**Records provided**.
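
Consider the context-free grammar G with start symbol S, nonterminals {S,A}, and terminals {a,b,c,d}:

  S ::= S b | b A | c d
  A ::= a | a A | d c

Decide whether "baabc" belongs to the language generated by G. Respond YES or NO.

CNF form of G:
  S -> S T3 | T2 T1 | T3 A
  A -> T0 A | T1 T2 | a
  T0 -> a
  T1 -> d
  T2 -> c
  T3 -> b

CYK table (by increasing span):
  cell(0,0) b: {T3}  orig:{}
  cell(1,1) a: {A,T0}  orig:{A}
  cell(2,2) a: {A,T0}  orig:{A}
  cell(3,3) b: {T3}  orig:{}
  cell(4,4) c: {T2}  orig:{}
  cell(0,1) ba: {S}
  cell(1,2) aa: {A}
  cell(2,3) ab: ∅
  cell(3,4) bc: ∅
  cell(0,2) baa: {S}
  cell(1,3) aab: ∅
  cell(2,4) abc: ∅
  cell(0,3) baab: {S}
  cell(1,4) aabc: ∅
  cell(0,4) baabc: ∅

S ∉ T[0,4] ⇒ NO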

**Problem requirements**.
Take the line containing "A ::= a | a A | d c" as the first line and the last line of the data above as the final one. Write out these lines and all between them exactly.

**Response area**.
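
  A ::= a | a A | d c

Decide whether "baabc" belongs to the language generated by G. Respond YES or NO.

CNF form of G:
  S -> S T3 | T2 T1 | T3 A
  A -> T0 A | T1 T2 | a
  T0 -> a
  T1 -> d
  T2 -> c
  T3 -> b

CYK table (by increasing span):
  cell(0,0) b: {T3}  orig:{}
  cell(1,1) a: {A,T0}  orig:{A}
  cell(2,2) a: {A,T0}  orig:{A}
  cell(3,3) b: {T3}  orig:{}
  cell(4,4) c: {T2}  orig:{}
  cell(0,1) ba: {S}
  cell(1,2) aa: {A}
  cell(2,3) ab: ∅
  cell(3,4) bc: ∅
  cell(0,2) baa: {S}
  cell(1,3) aab: ∅
  cell(2,4) abc: ∅
  cell(0,3) baab: {S}
  cell(1,4) aabc: ∅
  cell(0,4) baabc: ∅

S ∉ T[0,4] ⇒ NO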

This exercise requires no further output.